====== WORKING DATA

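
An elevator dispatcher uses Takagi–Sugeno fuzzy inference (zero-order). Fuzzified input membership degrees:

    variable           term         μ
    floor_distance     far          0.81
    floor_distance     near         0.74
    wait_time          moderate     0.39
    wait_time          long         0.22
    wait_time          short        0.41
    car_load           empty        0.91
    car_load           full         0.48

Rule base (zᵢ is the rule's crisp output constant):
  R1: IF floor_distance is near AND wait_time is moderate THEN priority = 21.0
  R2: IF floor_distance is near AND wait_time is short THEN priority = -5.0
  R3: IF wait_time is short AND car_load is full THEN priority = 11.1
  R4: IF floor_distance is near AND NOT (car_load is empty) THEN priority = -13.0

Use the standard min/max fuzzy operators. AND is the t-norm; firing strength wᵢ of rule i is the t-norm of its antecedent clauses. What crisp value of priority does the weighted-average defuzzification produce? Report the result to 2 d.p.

R1 (z=21.0): near=0.74, moderate=0.39; AND[min(a, b)] → w = 0.39
R2 (z=-5.0): near=0.74, short=0.41; AND[min(a, b)] → w = 0.41
R3 (z=11.1): short=0.41, full=0.48; AND[min(a, b)] → w = 0.41
R4 (z=-13.0): near=0.74, ¬empty=1−0.91=0.09; AND[min(a, b)] → w = 0.09
Weighted average = (0.39·21.0 + 0.41·-5.0 + 0.41·11.1 + 0.09·-13.0) / (0.39 + 0.41 + 0.41 + 0.09)
  = 9.5210 / 1.3000 = 7.32

7.32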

============

DIRECTIONS = What you return should be the lines from the beginning of the records through the one that contains "R3: IF wait_time", repeated exactly and with no additions.

THE COMPLETED TASK =
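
An elevator dispatcher uses Takagi–Sugeno fuzzy inference (zero-order). Fuzzified input membership degrees:

    variable           term         μ
    floor_distance     far          0.81
    floor_distance     near         0.74
    wait_time          moderate     0.39
    wait_time          long         0.22
    wait_time          short        0.41
    car_load           empty        0.91
    car_load           full         0.48

Rule base (zᵢ is the rule's crisp output constant):
  R1: IF floor_distance is near AND wait_time is moderate THEN priority = 21.0
  R2: IF floor_distance is near AND wait_time is short THEN priority = -5.0
  R3: IF wait_time is short AND car_load is full THEN priority = 11.1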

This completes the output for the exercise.